*** EXERCISE DATA ***

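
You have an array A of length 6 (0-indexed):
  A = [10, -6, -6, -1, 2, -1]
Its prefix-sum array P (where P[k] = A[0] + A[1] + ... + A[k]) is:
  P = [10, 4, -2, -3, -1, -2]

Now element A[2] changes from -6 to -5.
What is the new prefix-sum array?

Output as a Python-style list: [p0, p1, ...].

Change: A[2] -6 -> -5, delta = 1
P[k] for k < 2: unchanged (A[2] not included)
P[k] for k >= 2: shift by delta = 1
  P[0] = 10 + 0 = 10
  P[1] = 4 + 0 = 4
  P[2] = -2 + 1 = -1
  P[3] = -3 + 1 = -2
  P[4] = -1 + 1 = 0
  P[5] = -2 + 1 = -1

Answer: [10, 4, -1, -2, 0, -1]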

*** End of EXERCISE DATA ***

# PROBLEM
All of the data needs to be repeated exactly.

# SOLUTION TO THIS PROBLEM
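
You have an array A of length 6 (0-indexed):
  A = [10, -6, -6, -1, 2, -1]
Its prefix-sum array P (where P[k] = A[0] + A[1] + ... + A[k]) is:
  P = [10, 4, -2, -3, -1, -2]

Now element A[2] changes from -6 to -5.
What is the new prefix-sum array?

Output as a Python-style list: [p0, p1, ...].

Change: A[2] -6 -> -5, delta = 1
P[k] for k < 2: unchanged (A[2] not included)
P[k] for k >= 2: shift by delta = 1
  P[0] = 10 + 0 = 10
  P[1] = 4 + 0 = 4
  P[2] = -2 + 1 = -1
  P[3] = -3 + 1 = -2
  P[4] = -1 + 1 = 0
  P[5] = -2 + 1 = -1

Answer: [10, 4, -1, -2, 0, -1]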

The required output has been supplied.